[Dataset entries]
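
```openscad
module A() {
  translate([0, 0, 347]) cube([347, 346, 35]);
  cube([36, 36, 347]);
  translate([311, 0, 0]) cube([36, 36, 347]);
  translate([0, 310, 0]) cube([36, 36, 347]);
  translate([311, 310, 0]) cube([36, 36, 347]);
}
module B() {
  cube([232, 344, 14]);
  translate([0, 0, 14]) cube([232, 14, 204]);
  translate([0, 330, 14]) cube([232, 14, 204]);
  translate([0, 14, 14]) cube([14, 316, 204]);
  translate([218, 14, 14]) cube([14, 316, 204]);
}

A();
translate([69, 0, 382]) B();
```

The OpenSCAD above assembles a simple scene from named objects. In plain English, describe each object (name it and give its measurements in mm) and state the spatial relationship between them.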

**Your task:** Exactly as they appear above, the records are to be transcribed in full.

**Result of the task:**
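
```openscad
module A() {
  translate([0, 0, 347]) cube([347, 346, 35]);
  cube([36, 36, 347]);
  translate([311, 0, 0]) cube([36, 36, 347]);
  translate([0, 310, 0]) cube([36, 36, 347]);
  translate([311, 310, 0]) cube([36, 36, 347]);
}
module B() {
  cube([232, 344, 14]);
  translate([0, 0, 14]) cube([232, 14, 204]);
  translate([0, 330, 14]) cube([232, 14, 204]);
  translate([0, 14, 14]) cube([14, 316, 204]);
  translate([218, 14, 14]) cube([14, 316, 204]);
}

A();
translate([69, 0, 382]) B();
```

The OpenSCAD above assembles a simple scene from named objects. In plain English, describe each object (name it and give its measurements in mm) and state the spatial relationship between them.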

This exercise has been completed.